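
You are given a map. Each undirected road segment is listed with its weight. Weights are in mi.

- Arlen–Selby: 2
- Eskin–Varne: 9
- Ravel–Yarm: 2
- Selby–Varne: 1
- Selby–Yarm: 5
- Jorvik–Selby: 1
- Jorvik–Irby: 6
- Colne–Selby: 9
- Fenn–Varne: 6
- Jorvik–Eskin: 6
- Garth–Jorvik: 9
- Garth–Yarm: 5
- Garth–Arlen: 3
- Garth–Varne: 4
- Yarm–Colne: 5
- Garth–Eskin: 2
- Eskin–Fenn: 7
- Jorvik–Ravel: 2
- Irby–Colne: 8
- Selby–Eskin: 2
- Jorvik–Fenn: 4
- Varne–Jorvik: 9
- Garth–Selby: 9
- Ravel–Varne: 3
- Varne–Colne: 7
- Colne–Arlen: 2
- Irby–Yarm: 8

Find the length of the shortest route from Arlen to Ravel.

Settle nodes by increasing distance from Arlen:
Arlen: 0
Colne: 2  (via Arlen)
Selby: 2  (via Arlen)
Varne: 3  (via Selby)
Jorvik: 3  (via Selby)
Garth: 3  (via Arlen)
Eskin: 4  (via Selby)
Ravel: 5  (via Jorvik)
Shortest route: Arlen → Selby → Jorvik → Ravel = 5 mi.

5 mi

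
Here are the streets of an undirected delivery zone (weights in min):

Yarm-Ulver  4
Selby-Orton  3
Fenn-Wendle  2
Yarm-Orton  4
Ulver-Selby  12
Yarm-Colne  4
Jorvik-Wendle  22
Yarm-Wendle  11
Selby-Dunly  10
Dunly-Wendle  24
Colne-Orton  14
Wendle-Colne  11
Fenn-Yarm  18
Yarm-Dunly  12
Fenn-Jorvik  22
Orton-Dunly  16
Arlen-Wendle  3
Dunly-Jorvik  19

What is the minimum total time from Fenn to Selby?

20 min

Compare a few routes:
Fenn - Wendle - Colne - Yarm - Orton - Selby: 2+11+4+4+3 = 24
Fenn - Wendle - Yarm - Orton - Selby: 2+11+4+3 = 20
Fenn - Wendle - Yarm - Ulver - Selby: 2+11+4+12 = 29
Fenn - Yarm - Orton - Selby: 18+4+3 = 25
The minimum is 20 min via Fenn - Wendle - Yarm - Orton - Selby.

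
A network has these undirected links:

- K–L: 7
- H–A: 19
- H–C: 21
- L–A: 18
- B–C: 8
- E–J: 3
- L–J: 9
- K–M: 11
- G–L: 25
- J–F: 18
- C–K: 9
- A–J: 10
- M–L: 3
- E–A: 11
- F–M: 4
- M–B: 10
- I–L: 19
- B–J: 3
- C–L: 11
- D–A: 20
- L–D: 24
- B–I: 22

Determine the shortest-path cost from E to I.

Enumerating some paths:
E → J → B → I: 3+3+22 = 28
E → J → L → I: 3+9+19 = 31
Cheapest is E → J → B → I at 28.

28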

*****

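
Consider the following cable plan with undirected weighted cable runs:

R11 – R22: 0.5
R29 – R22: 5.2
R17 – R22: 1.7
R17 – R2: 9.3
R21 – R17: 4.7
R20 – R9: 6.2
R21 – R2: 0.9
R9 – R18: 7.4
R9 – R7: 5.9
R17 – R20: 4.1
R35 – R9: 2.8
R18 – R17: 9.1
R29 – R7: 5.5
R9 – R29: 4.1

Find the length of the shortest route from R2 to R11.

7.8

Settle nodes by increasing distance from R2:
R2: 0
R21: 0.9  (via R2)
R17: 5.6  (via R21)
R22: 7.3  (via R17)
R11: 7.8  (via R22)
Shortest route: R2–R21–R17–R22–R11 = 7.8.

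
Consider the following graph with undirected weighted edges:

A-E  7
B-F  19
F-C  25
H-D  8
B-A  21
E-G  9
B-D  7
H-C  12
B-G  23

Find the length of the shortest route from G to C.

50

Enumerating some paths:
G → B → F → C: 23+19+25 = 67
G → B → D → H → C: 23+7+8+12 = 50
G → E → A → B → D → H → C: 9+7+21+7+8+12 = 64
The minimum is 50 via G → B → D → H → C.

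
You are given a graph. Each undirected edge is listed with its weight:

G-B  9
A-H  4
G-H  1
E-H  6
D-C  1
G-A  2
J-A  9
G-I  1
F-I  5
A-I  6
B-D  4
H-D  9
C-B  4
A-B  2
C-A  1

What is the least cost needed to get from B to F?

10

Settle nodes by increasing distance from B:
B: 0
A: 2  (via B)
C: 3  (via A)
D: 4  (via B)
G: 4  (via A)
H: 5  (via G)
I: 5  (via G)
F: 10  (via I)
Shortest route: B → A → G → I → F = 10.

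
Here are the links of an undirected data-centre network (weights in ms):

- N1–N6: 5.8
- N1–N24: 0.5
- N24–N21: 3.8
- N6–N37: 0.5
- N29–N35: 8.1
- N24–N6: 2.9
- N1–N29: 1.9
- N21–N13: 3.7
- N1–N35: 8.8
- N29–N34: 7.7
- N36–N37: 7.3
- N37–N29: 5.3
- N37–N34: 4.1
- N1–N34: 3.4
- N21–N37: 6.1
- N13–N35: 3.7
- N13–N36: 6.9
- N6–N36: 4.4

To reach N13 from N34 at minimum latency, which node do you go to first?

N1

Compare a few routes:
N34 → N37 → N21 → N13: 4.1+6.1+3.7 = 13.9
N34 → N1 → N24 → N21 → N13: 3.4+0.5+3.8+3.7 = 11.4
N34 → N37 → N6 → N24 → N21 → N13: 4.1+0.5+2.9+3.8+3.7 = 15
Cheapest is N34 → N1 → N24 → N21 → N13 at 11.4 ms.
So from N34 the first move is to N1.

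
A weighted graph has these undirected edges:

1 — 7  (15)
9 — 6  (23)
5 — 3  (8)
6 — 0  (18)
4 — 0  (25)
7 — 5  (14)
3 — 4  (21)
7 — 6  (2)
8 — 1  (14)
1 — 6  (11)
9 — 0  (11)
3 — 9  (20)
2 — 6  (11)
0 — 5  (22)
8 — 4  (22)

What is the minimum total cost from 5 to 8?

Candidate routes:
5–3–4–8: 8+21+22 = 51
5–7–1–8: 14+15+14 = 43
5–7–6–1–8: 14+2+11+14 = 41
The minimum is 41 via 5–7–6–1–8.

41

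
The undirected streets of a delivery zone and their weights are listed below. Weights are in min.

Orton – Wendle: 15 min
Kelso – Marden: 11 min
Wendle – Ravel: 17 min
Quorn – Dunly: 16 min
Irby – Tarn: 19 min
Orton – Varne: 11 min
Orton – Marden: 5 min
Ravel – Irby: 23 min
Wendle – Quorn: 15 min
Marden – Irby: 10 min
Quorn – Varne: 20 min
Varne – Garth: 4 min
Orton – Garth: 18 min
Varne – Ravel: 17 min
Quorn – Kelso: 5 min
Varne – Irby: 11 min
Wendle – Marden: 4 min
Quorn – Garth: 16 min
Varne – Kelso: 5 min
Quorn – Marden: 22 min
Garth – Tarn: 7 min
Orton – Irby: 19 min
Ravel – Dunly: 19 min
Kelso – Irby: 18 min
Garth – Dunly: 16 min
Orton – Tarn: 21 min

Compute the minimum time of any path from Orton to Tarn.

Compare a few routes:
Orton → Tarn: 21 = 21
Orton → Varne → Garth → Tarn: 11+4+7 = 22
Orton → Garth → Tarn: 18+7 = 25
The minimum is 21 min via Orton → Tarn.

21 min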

*****

• **Task requirements**
Return, unchanged, the run of lines above that opens with the line containing "You are given a map." and closes with the line containing "- Irby–Yarm: 8". Include both.

• **Response for this exercise**
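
You are given a map. Each undirected road segment is listed with its weight. Weights are in mi.

- Arlen–Selby: 2
- Eskin–Varne: 9
- Ravel–Yarm: 2
- Selby–Varne: 1
- Selby–Yarm: 5
- Jorvik–Selby: 1
- Jorvik–Irby: 6
- Colne–Selby: 9
- Fenn–Varne: 6
- Jorvik–Eskin: 6
- Garth–Jorvik: 9
- Garth–Yarm: 5
- Garth–Arlen: 3
- Garth–Varne: 4
- Yarm–Colne: 5
- Garth–Eskin: 2
- Eskin–Fenn: 7
- Jorvik–Ravel: 2
- Irby–Colne: 8
- Selby–Eskin: 2
- Jorvik–Fenn: 4
- Varne–Jorvik: 9
- Garth–Selby: 9
- Ravel–Varne: 3
- Varne–Colne: 7
- Colne–Arlen: 2
- Irby–Yarm: 8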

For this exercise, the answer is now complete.